## Exercise prompt
Output the lines below exactly, please, from the first line until the line with "(-1.34*s^2 + 0.36*s", counting both.

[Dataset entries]
Segment Open

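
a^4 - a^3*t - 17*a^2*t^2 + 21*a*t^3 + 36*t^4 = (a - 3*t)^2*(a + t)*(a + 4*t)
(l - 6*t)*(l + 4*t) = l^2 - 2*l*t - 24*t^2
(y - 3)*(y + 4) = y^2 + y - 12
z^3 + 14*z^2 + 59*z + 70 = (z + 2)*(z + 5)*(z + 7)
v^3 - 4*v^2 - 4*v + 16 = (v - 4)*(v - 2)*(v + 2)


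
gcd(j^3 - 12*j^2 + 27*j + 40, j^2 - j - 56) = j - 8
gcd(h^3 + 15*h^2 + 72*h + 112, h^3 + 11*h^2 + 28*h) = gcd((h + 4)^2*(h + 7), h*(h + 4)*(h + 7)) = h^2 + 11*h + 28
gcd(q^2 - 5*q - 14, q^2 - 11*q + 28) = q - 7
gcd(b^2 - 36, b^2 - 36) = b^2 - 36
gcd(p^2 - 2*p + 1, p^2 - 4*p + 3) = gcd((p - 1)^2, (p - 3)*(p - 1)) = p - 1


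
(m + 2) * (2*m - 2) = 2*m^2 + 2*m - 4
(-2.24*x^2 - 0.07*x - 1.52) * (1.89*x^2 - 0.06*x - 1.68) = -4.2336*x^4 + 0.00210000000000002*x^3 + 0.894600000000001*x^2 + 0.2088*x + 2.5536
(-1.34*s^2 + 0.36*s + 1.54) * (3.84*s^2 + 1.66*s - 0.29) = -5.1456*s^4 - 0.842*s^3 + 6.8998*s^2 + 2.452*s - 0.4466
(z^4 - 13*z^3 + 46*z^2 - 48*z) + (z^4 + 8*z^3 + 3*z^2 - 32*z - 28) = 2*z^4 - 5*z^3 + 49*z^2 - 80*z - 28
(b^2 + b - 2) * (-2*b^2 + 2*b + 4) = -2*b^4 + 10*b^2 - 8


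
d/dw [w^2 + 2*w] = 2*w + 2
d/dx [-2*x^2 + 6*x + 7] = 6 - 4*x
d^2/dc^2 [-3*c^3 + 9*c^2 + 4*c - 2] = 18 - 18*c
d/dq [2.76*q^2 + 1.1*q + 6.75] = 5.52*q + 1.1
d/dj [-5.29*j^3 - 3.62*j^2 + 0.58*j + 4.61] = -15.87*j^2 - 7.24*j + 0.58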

Segment Closed

## Task output
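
a^4 - a^3*t - 17*a^2*t^2 + 21*a*t^3 + 36*t^4 = (a - 3*t)^2*(a + t)*(a + 4*t)
(l - 6*t)*(l + 4*t) = l^2 - 2*l*t - 24*t^2
(y - 3)*(y + 4) = y^2 + y - 12
z^3 + 14*z^2 + 59*z + 70 = (z + 2)*(z + 5)*(z + 7)
v^3 - 4*v^2 - 4*v + 16 = (v - 4)*(v - 2)*(v + 2)


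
gcd(j^3 - 12*j^2 + 27*j + 40, j^2 - j - 56) = j - 8
gcd(h^3 + 15*h^2 + 72*h + 112, h^3 + 11*h^2 + 28*h) = gcd((h + 4)^2*(h + 7), h*(h + 4)*(h + 7)) = h^2 + 11*h + 28
gcd(q^2 - 5*q - 14, q^2 - 11*q + 28) = q - 7
gcd(b^2 - 36, b^2 - 36) = b^2 - 36
gcd(p^2 - 2*p + 1, p^2 - 4*p + 3) = gcd((p - 1)^2, (p - 3)*(p - 1)) = p - 1


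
(m + 2) * (2*m - 2) = 2*m^2 + 2*m - 4
(-2.24*x^2 - 0.07*x - 1.52) * (1.89*x^2 - 0.06*x - 1.68) = -4.2336*x^4 + 0.00210000000000002*x^3 + 0.894600000000001*x^2 + 0.2088*x + 2.5536
(-1.34*s^2 + 0.36*s + 1.54) * (3.84*s^2 + 1.66*s - 0.29) = -5.1456*s^4 - 0.842*s^3 + 6.8998*s^2 + 2.452*s - 0.4466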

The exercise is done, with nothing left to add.